→ WHAT TO DO
Set down all the entries again, word for word.

→ Saved entries
_ _ _
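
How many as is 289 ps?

289000000 as

pico = 10⁻¹², atto = 10⁻¹⁸; factor is 10⁶.
289 × 10⁶ = 289000000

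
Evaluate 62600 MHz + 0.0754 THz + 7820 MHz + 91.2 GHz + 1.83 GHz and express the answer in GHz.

238.85 GHz

In GHz:
  62600 MHz = 62600 × 10⁻³ GHz = 62.6
  0.0754 THz = 0.0754 × 10³ GHz = 75.4
  7820 MHz = 7820 × 10⁻³ GHz = 7.82
  91.2 GHz → 91.2
  1.83 GHz → 1.83
Sum: 62.6 + 75.4 + 7.82 + 91.2 + 1.83 = 238.85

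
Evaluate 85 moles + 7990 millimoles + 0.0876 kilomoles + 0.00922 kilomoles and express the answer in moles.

In moles:
  85 moles → 85
  7990 millimoles = 7990e-3 moles = 7.99
  0.0876 kilomoles = 0.0876e3 moles = 87.6
  0.00922 kilomoles = 0.00922e3 moles = 9.22
Sum: 85 + 7.99 + 87.6 + 9.22 = 189.81

189.81 moles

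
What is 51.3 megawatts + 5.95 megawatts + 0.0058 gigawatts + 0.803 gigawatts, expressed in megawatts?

866.05 megawatts

In megawatts:
  51.3 megawatts → 51.3
  5.95 megawatts → 5.95
  0.0058 gigawatts = 0.0058 × 10³ megawatts = 5.8
  0.803 gigawatts = 0.803 × 10³ megawatts = 803
Sum: 51.3 + 5.95 + 5.8 + 803 = 866.05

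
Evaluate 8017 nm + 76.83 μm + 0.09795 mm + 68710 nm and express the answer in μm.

In μm:
  8017 nm = 8017e-3 μm = 8.017
  76.83 μm → 76.83
  0.09795 mm = 0.09795e3 μm = 97.95
  68710 nm = 68710e-3 μm = 68.71
Sum: 8.017 + 76.83 + 97.95 + 68.71 = 251.507

251.507 μm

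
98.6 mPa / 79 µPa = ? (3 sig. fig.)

1250

(98.6 × 10⁻³) / (79 × 10⁻⁶) = 1.248 × 10³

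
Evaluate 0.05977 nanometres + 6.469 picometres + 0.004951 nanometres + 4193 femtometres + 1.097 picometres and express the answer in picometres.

In picometres:
  0.05977 nanometres = 0.05977 × 10³ picometres = 59.77
  6.469 picometres → 6.469
  0.004951 nanometres = 0.004951 × 10³ picometres = 4.951
  4193 femtometres = 4193 × 10⁻³ picometres = 4.193
  1.097 picometres → 1.097
Sum: 59.77 + 6.469 + 4.951 + 4.193 + 1.097 = 76.48

76.48 picometres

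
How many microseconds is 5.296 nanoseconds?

0.005296 microseconds

nano = 10^-9, micro = 10^-6; factor is 10^-3.
5.296 × 10^-3 = 0.005296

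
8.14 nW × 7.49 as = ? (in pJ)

8.14 × 10^-9 × 7.49 × 10^-18 = 60.9686 × 10^-27 J

0.0000000000000609686 pJ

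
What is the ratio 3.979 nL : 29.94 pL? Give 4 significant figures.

132.9

(3.979 × 10⁻⁹) / (29.94 × 10⁻¹²) = 0.1329 × 10³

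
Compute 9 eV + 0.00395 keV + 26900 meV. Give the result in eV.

In eV:
  9 eV → 9
  0.00395 keV = 0.00395 × 10^3 eV = 3.95
  26900 meV = 26900 × 10^-3 eV = 26.9
Sum: 9 + 3.95 + 26.9 = 39.85

39.85 eV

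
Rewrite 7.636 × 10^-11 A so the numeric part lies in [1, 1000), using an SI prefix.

76.36 pA

= 76.36 × 10^-12 A; 10^-12 is pico.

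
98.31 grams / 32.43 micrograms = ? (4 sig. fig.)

(98.31) / (32.43 × 10⁻⁶) = 3.0315 × 10⁶

3031000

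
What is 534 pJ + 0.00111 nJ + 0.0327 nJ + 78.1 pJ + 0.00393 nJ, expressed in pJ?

649.84 pJ

In pJ:
  534 pJ → 534
  0.00111 nJ = 0.00111e3 pJ = 1.11
  0.0327 nJ = 0.0327e3 pJ = 32.7
  78.1 pJ → 78.1
  0.00393 nJ = 0.00393e3 pJ = 3.93
Sum: 534 + 1.11 + 32.7 + 78.1 + 3.93 = 649.84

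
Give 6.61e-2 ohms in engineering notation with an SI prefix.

= 66.1e-3 ohms; 1e-3 is milli.

66.1 milliohms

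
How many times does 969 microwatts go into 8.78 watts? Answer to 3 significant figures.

9060

(8.78) / (969 × 10⁻⁶) = 0.009061 × 10⁶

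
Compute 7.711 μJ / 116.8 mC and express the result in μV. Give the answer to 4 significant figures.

(7.711e-6) / (116.8e-3) = 0.0660188e-3 V

66.02 μV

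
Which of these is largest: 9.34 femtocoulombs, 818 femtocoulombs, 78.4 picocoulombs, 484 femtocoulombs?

78.4 picocoulombs

9.34 femtocoulombs = 0.00000000000000934 coulombs
818 femtocoulombs = 0.000000000000818 coulombs
78.4 picocoulombs = 0.0000000000784 coulombs
484 femtocoulombs = 0.000000000000484 coulombs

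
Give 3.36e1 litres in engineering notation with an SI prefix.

= 33.6 litres; mantissa already in [1, 1000).

33.6 litres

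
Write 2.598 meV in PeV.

milli = 10^-3, peta = 10^15; factor is 10^-18.
2.598 × 10^-18 = 0.000000000000000002598

0.000000000000000002598 PeV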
_ _ _
→ WRITTEN SOLUTION
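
How many as is 289 ps?

289000000 as

pico = 10⁻¹², atto = 10⁻¹⁸; factor is 10⁶.
289 × 10⁶ = 289000000

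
Evaluate 62600 MHz + 0.0754 THz + 7820 MHz + 91.2 GHz + 1.83 GHz and express the answer in GHz.

238.85 GHz

In GHz:
  62600 MHz = 62600 × 10⁻³ GHz = 62.6
  0.0754 THz = 0.0754 × 10³ GHz = 75.4
  7820 MHz = 7820 × 10⁻³ GHz = 7.82
  91.2 GHz → 91.2
  1.83 GHz → 1.83
Sum: 62.6 + 75.4 + 7.82 + 91.2 + 1.83 = 238.85

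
Evaluate 85 moles + 7990 millimoles + 0.0876 kilomoles + 0.00922 kilomoles and express the answer in moles.

In moles:
  85 moles → 85
  7990 millimoles = 7990e-3 moles = 7.99
  0.0876 kilomoles = 0.0876e3 moles = 87.6
  0.00922 kilomoles = 0.00922e3 moles = 9.22
Sum: 85 + 7.99 + 87.6 + 9.22 = 189.81

189.81 moles

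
What is 51.3 megawatts + 5.95 megawatts + 0.0058 gigawatts + 0.803 gigawatts, expressed in megawatts?

866.05 megawatts

In megawatts:
  51.3 megawatts → 51.3
  5.95 megawatts → 5.95
  0.0058 gigawatts = 0.0058 × 10³ megawatts = 5.8
  0.803 gigawatts = 0.803 × 10³ megawatts = 803
Sum: 51.3 + 5.95 + 5.8 + 803 = 866.05

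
Evaluate 8017 nm + 76.83 μm + 0.09795 mm + 68710 nm and express the answer in μm.

In μm:
  8017 nm = 8017e-3 μm = 8.017
  76.83 μm → 76.83
  0.09795 mm = 0.09795e3 μm = 97.95
  68710 nm = 68710e-3 μm = 68.71
Sum: 8.017 + 76.83 + 97.95 + 68.71 = 251.507

251.507 μm

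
98.6 mPa / 79 µPa = ? (3 sig. fig.)

1250

(98.6 × 10⁻³) / (79 × 10⁻⁶) = 1.248 × 10³

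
Evaluate 0.05977 nanometres + 6.469 picometres + 0.004951 nanometres + 4193 femtometres + 1.097 picometres and express the answer in picometres.

In picometres:
  0.05977 nanometres = 0.05977 × 10³ picometres = 59.77
  6.469 picometres → 6.469
  0.004951 nanometres = 0.004951 × 10³ picometres = 4.951
  4193 femtometres = 4193 × 10⁻³ picometres = 4.193
  1.097 picometres → 1.097
Sum: 59.77 + 6.469 + 4.951 + 4.193 + 1.097 = 76.48

76.48 picometres

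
How many microseconds is 5.296 nanoseconds?

0.005296 microseconds

nano = 10^-9, micro = 10^-6; factor is 10^-3.
5.296 × 10^-3 = 0.005296

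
8.14 nW × 7.49 as = ? (in pJ)

8.14 × 10^-9 × 7.49 × 10^-18 = 60.9686 × 10^-27 J

0.0000000000000609686 pJ

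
What is the ratio 3.979 nL : 29.94 pL? Give 4 significant figures.

132.9

(3.979 × 10⁻⁹) / (29.94 × 10⁻¹²) = 0.1329 × 10³

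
Compute 9 eV + 0.00395 keV + 26900 meV. Give the result in eV.

In eV:
  9 eV → 9
  0.00395 keV = 0.00395 × 10^3 eV = 3.95
  26900 meV = 26900 × 10^-3 eV = 26.9
Sum: 9 + 3.95 + 26.9 = 39.85

39.85 eV

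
Rewrite 7.636 × 10^-11 A so the numeric part lies in [1, 1000), using an SI prefix.

76.36 pA

= 76.36 × 10^-12 A; 10^-12 is pico.

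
98.31 grams / 32.43 micrograms = ? (4 sig. fig.)

(98.31) / (32.43 × 10⁻⁶) = 3.0315 × 10⁶

3031000

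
What is 534 pJ + 0.00111 nJ + 0.0327 nJ + 78.1 pJ + 0.00393 nJ, expressed in pJ?

649.84 pJ

In pJ:
  534 pJ → 534
  0.00111 nJ = 0.00111e3 pJ = 1.11
  0.0327 nJ = 0.0327e3 pJ = 32.7
  78.1 pJ → 78.1
  0.00393 nJ = 0.00393e3 pJ = 3.93
Sum: 534 + 1.11 + 32.7 + 78.1 + 3.93 = 649.84

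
Give 6.61e-2 ohms in engineering notation with an SI prefix.

= 66.1e-3 ohms; 1e-3 is milli.

66.1 milliohms

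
How many times does 969 microwatts go into 8.78 watts? Answer to 3 significant figures.

9060

(8.78) / (969 × 10⁻⁶) = 0.009061 × 10⁶

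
Compute 7.711 μJ / 116.8 mC and express the result in μV. Give the answer to 4 significant figures.

(7.711e-6) / (116.8e-3) = 0.0660188e-3 V

66.02 μV

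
Which of these is largest: 9.34 femtocoulombs, 818 femtocoulombs, 78.4 picocoulombs, 484 femtocoulombs?

78.4 picocoulombs

9.34 femtocoulombs = 0.00000000000000934 coulombs
818 femtocoulombs = 0.000000000000818 coulombs
78.4 picocoulombs = 0.0000000000784 coulombs
484 femtocoulombs = 0.000000000000484 coulombs

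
Give 3.36e1 litres in engineering notation with an SI prefix.

= 33.6 litres; mantissa already in [1, 1000).

33.6 litres

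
Write 2.598 meV in PeV.

milli = 10^-3, peta = 10^15; factor is 10^-18.
2.598 × 10^-18 = 0.000000000000000002598

0.000000000000000002598 PeV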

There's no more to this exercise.